BEGIN

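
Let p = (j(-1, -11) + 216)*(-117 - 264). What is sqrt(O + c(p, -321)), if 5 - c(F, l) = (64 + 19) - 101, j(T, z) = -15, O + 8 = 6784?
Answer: sqrt(6799) ≈ 82.456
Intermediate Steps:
O = 6776 (O = -8 + 6784 = 6776)
p = -76581 (p = (-15 + 216)*(-117 - 264) = 201*(-381) = -76581)
c(F, l) = 23 (c(F, l) = 5 - ((64 + 19) - 101) = 5 - (83 - 101) = 5 - 1*(-18) = 5 + 18 = 23)
sqrt(O + c(p, -321)) = sqrt(6776 + 23) = sqrt(6799)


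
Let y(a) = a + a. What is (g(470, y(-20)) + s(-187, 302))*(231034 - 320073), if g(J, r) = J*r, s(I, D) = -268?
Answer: 1697795652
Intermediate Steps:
y(a) = 2*a
(g(470, y(-20)) + s(-187, 302))*(231034 - 320073) = (470*(2*(-20)) - 268)*(231034 - 320073) = (470*(-40) - 268)*(-89039) = (-18800 - 268)*(-89039) = -19068*(-89039) = 1697795652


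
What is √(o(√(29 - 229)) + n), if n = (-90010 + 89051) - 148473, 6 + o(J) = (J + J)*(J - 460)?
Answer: √(-149838 - 9200*I*√2) ≈ 16.79 - 387.45*I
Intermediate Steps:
o(J) = -6 + 2*J*(-460 + J) (o(J) = -6 + (J + J)*(J - 460) = -6 + (2*J)*(-460 + J) = -6 + 2*J*(-460 + J))
n = -149432 (n = -959 - 148473 = -149432)
√(o(√(29 - 229)) + n) = √((-6 - 920*√(29 - 229) + 2*(√(29 - 229))²) - 149432) = √((-6 - 9200*I*√2 + 2*(√(-200))²) - 149432) = √((-6 - 9200*I*√2 + 2*(10*I*√2)²) - 149432) = √((-6 - 9200*I*√2 + 2*(-200)) - 149432) = √((-6 - 9200*I*√2 - 400) - 149432) = √((-406 - 9200*I*√2) - 149432) = √(-149838 - 9200*I*√2)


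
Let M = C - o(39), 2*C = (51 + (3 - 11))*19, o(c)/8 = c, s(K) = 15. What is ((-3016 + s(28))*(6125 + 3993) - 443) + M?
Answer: -60728929/2 ≈ -3.0364e+7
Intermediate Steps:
o(c) = 8*c
C = 817/2 (C = ((51 + (3 - 11))*19)/2 = ((51 - 8)*19)/2 = (43*19)/2 = (½)*817 = 817/2 ≈ 408.50)
M = 193/2 (M = 817/2 - 8*39 = 817/2 - 1*312 = 817/2 - 312 = 193/2 ≈ 96.500)
((-3016 + s(28))*(6125 + 3993) - 443) + M = ((-3016 + 15)*(6125 + 3993) - 443) + 193/2 = (-3001*10118 - 443) + 193/2 = (-30364118 - 443) + 193/2 = -30364561 + 193/2 = -60728929/2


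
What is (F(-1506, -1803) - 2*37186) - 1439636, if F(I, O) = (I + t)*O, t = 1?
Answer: 1199507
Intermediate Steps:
F(I, O) = O*(1 + I) (F(I, O) = (I + 1)*O = (1 + I)*O = O*(1 + I))
(F(-1506, -1803) - 2*37186) - 1439636 = (-1803*(1 - 1506) - 2*37186) - 1439636 = (-1803*(-1505) - 74372) - 1439636 = (2713515 - 74372) - 1439636 = 2639143 - 1439636 = 1199507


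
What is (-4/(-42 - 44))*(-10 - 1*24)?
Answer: -68/43 ≈ -1.5814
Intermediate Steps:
(-4/(-42 - 44))*(-10 - 1*24) = (-4/(-86))*(-10 - 24) = -1/86*(-4)*(-34) = (2/43)*(-34) = -68/43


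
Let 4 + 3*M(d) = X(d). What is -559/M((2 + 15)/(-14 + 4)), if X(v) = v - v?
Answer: 1677/4 ≈ 419.25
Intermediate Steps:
X(v) = 0
M(d) = -4/3 (M(d) = -4/3 + (1/3)*0 = -4/3 + 0 = -4/3)
-559/M((2 + 15)/(-14 + 4)) = -559/(-4/3) = -559*(-3/4) = 1677/4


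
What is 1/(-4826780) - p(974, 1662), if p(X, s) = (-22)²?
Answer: -2336161521/4826780 ≈ -484.00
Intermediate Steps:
p(X, s) = 484
1/(-4826780) - p(974, 1662) = 1/(-4826780) - 1*484 = -1/4826780 - 484 = -2336161521/4826780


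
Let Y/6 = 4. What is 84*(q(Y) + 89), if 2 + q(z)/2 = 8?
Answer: 8484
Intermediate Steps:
Y = 24 (Y = 6*4 = 24)
q(z) = 12 (q(z) = -4 + 2*8 = -4 + 16 = 12)
84*(q(Y) + 89) = 84*(12 + 89) = 84*101 = 8484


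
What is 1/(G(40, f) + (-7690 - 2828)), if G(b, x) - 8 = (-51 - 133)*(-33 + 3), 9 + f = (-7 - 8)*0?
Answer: -1/4990 ≈ -0.00020040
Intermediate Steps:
f = -9 (f = -9 + (-7 - 8)*0 = -9 - 15*0 = -9 + 0 = -9)
G(b, x) = 5528 (G(b, x) = 8 + (-51 - 133)*(-33 + 3) = 8 - 184*(-30) = 8 + 5520 = 5528)
1/(G(40, f) + (-7690 - 2828)) = 1/(5528 + (-7690 - 2828)) = 1/(5528 - 10518) = 1/(-4990) = -1/4990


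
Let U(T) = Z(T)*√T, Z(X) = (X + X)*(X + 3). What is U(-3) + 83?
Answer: 83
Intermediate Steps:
Z(X) = 2*X*(3 + X) (Z(X) = (2*X)*(3 + X) = 2*X*(3 + X))
U(T) = 2*T^(3/2)*(3 + T) (U(T) = (2*T*(3 + T))*√T = 2*T^(3/2)*(3 + T))
U(-3) + 83 = 2*(-3)^(3/2)*(3 - 3) + 83 = 2*(-3*I*√3)*0 + 83 = 0 + 83 = 83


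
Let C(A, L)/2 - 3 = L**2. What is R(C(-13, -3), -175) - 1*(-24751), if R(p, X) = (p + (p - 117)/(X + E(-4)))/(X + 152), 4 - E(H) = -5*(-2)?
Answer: 103033976/4163 ≈ 24750.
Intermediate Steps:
E(H) = -6 (E(H) = 4 - (-5)*(-2) = 4 - 1*10 = 4 - 10 = -6)
C(A, L) = 6 + 2*L**2
R(p, X) = (p + (-117 + p)/(-6 + X))/(152 + X) (R(p, X) = (p + (p - 117)/(X - 6))/(X + 152) = (p + (-117 + p)/(-6 + X))/(152 + X))
R(C(-13, -3), -175) - 1*(-24751) = (-117 - 5*(6 + 2*(-3)**2) - 175*(6 + 2*(-3)**2))/(-912 + (-175)**2 + 146*(-175)) - 1*(-24751) = (-117 - 5*(6 + 2*9) - 175*(6 + 2*9))/(-912 + 30625 - 25550) + 24751 = (-117 - 5*(6 + 18) - 175*(6 + 18))/4163 + 24751 = (-117 - 5*24 - 175*24)/4163 + 24751 = (-117 - 120 - 4200)/4163 + 24751 = (1/4163)*(-4437) + 24751 = -4437/4163 + 24751 = 103033976/4163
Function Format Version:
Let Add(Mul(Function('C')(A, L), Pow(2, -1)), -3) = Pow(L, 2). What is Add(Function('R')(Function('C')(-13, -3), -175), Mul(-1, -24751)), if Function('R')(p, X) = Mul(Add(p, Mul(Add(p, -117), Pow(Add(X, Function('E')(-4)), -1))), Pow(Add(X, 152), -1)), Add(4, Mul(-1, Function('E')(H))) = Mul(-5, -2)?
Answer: Rational(103033976, 4163) ≈ 24750.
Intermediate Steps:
Function('E')(H) = -6 (Function('E')(H) = Add(4, Mul(-1, Mul(-5, -2))) = Add(4, Mul(-1, 10)) = Add(4, -10) = -6)
Function('C')(A, L) = Add(6, Mul(2, Pow(L, 2)))
Function('R')(p, X) = Mul(Pow(Add(152, X), -1), Add(p, Mul(Pow(Add(-6, X), -1), Add(-117, p)))) (Function('R')(p, X) = Mul(Add(p, Mul(Add(p, -117), Pow(Add(X, -6), -1))), Pow(Add(X, 152), -1)) = Mul(Add(p, Mul(Add(-117, p), Pow(Add(-6, X), -1))), Pow(Add(152, X), -1)) = Mul(Add(p, Mul(Pow(Add(-6, X), -1), Add(-117, p))), Pow(Add(152, X), -1)) = Mul(Pow(Add(152, X), -1), Add(p, Mul(Pow(Add(-6, X), -1), Add(-117, p)))))
Add(Function('R')(Function('C')(-13, -3), -175), Mul(-1, -24751)) = Add(Mul(Pow(Add(-912, Pow(-175, 2), Mul(146, -175)), -1), Add(-117, Mul(-5, Add(6, Mul(2, Pow(-3, 2)))), Mul(-175, Add(6, Mul(2, Pow(-3, 2)))))), Mul(-1, -24751)) = Add(Mul(Pow(Add(-912, 30625, -25550), -1), Add(-117, Mul(-5, Add(6, Mul(2, 9))), Mul(-175, Add(6, Mul(2, 9))))), 24751) = Add(Mul(Pow(4163, -1), Add(-117, Mul(-5, Add(6, 18)), Mul(-175, Add(6, 18)))), 24751) = Add(Mul(Rational(1, 4163), Add(-117, Mul(-5, 24), Mul(-175, 24))), 24751) = Add(Mul(Rational(1, 4163), Add(-117, -120, -4200)), 24751) = Add(Mul(Rational(1, 4163), -4437), 24751) = Add(Rational(-4437, 4163), 24751) = Rational(103033976, 4163)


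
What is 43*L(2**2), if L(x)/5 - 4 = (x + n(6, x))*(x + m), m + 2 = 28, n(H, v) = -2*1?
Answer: 13760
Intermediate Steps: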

END

◆ **What is expected**: An exact, complete copy of the lines above from the one with "Answer: √(-149838 - 9200*I*√2)" through the one with "Answer: -60728929/2 ≈ -3.0364e+7" is the whole answer.

◆ **Task solution**:
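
Answer: √(-149838 - 9200*I*√2) ≈ 16.79 - 387.45*I
Intermediate Steps:
o(J) = -6 + 2*J*(-460 + J) (o(J) = -6 + (J + J)*(J - 460) = -6 + (2*J)*(-460 + J) = -6 + 2*J*(-460 + J))
n = -149432 (n = -959 - 148473 = -149432)
√(o(√(29 - 229)) + n) = √((-6 - 920*√(29 - 229) + 2*(√(29 - 229))²) - 149432) = √((-6 - 9200*I*√2 + 2*(√(-200))²) - 149432) = √((-6 - 9200*I*√2 + 2*(10*I*√2)²) - 149432) = √((-6 - 9200*I*√2 + 2*(-200)) - 149432) = √((-6 - 9200*I*√2 - 400) - 149432) = √((-406 - 9200*I*√2) - 149432) = √(-149838 - 9200*I*√2)


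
Let M = C - o(39), 2*C = (51 + (3 - 11))*19, o(c)/8 = c, s(K) = 15. What is ((-3016 + s(28))*(6125 + 3993) - 443) + M?
Answer: -60728929/2 ≈ -3.0364e+7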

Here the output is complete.